**Data in this exercise**
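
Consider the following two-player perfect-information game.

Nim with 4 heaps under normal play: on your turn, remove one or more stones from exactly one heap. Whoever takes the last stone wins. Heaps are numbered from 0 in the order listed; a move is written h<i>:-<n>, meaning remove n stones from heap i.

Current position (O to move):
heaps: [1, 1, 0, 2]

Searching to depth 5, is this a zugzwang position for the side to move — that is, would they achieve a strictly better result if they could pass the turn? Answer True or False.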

**Prompt**
In the material above, how many lines hold the string "heaps"? Give the number and nothing else.

**Problem solution**
2